→ Brief: Which lines below fall between the one containing "Restriction digest. The" and the one containing "Enzymes cut at"? Repeat them exactly, counting both of those lines, and add nothing else.
#### Input material
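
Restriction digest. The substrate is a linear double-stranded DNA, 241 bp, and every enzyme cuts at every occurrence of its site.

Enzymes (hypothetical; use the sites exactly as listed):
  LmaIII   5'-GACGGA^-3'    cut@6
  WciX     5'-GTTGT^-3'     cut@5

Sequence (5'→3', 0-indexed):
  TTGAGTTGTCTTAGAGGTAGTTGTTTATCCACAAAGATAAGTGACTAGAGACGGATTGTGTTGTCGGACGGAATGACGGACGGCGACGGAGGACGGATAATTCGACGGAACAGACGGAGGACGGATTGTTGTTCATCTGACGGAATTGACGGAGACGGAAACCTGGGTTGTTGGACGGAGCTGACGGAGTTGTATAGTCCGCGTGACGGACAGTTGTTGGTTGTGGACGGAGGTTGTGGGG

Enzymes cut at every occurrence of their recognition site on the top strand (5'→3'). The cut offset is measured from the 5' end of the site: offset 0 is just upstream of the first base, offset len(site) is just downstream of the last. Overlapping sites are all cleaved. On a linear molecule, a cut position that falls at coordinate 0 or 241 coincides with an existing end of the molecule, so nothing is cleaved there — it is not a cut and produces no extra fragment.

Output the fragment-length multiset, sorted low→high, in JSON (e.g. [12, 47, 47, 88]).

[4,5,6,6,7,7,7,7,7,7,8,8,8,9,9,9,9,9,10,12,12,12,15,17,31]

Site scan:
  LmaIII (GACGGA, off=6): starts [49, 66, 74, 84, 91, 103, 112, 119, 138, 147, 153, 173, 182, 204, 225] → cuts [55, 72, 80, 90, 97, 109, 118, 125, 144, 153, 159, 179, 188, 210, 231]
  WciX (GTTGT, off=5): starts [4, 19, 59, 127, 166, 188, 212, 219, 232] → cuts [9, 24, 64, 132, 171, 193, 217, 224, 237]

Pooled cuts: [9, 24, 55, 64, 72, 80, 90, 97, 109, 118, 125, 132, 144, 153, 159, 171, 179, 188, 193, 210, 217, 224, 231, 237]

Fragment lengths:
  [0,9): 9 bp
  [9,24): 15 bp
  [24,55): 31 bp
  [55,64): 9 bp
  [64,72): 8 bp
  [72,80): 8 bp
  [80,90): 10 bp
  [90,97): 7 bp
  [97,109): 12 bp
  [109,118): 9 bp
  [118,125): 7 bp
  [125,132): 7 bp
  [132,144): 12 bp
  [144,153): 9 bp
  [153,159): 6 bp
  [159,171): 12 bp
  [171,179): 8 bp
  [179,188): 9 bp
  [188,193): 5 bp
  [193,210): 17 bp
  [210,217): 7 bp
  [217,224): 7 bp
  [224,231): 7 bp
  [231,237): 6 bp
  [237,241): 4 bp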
########
#### Input material
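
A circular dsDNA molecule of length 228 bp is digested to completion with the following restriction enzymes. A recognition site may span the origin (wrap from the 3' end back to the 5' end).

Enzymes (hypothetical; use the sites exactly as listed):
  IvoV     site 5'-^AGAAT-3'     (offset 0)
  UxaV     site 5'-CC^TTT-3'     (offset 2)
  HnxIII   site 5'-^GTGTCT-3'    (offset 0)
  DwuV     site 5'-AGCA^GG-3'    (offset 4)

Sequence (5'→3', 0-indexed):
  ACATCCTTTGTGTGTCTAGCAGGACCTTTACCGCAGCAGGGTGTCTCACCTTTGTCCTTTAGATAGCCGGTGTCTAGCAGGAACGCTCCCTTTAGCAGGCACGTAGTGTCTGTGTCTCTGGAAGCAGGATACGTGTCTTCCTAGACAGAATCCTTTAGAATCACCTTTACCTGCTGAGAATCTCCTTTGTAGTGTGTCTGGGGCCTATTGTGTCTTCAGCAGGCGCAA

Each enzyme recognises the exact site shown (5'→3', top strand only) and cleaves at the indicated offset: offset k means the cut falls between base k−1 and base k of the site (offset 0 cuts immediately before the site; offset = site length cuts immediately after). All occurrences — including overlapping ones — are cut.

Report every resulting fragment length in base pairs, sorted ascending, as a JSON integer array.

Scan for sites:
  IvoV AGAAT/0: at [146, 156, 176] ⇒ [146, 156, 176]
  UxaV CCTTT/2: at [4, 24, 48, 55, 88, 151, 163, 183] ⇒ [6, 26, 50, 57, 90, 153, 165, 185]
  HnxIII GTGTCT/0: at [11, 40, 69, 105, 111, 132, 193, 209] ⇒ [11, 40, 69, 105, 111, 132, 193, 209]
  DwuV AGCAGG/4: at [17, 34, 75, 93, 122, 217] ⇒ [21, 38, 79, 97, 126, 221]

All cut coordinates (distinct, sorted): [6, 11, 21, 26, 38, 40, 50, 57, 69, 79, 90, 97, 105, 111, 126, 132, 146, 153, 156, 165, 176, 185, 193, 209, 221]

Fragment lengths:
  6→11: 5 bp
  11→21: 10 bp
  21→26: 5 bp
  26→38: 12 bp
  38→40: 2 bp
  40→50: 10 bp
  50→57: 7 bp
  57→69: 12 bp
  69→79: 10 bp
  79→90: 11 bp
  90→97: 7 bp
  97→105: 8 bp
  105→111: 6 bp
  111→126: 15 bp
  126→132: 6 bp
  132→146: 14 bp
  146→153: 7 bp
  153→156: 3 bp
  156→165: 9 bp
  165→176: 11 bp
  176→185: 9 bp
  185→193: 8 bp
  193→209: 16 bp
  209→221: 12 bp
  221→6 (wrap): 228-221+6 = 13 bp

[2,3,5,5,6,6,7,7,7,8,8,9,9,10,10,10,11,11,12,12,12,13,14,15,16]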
########
→ Exercise answer:
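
Restriction digest. The substrate is a linear double-stranded DNA, 241 bp, and every enzyme cuts at every occurrence of its site.

Enzymes (hypothetical; use the sites exactly as listed):
  LmaIII   5'-GACGGA^-3'    cut@6
  WciX     5'-GTTGT^-3'     cut@5

Sequence (5'→3', 0-indexed):
  TTGAGTTGTCTTAGAGGTAGTTGTTTATCCACAAAGATAAGTGACTAGAGACGGATTGTGTTGTCGGACGGAATGACGGACGGCGACGGAGGACGGATAATTCGACGGAACAGACGGAGGACGGATTGTTGTTCATCTGACGGAATTGACGGAGACGGAAACCTGGGTTGTTGGACGGAGCTGACGGAGTTGTATAGTCCGCGTGACGGACAGTTGTTGGTTGTGGACGGAGGTTGTGGGG

Enzymes cut at every occurrence of their recognition site on the top strand (5'→3'). The cut offset is measured from the 5' end of the site: offset 0 is just upstream of the first base, offset len(site) is just downstream of the last. Overlapping sites are all cleaved. On a linear molecule, a cut position that falls at coordinate 0 or 241 coincides with an existing end of the molecule, so nothing is cleaved there — it is not a cut and produces no extra fragment.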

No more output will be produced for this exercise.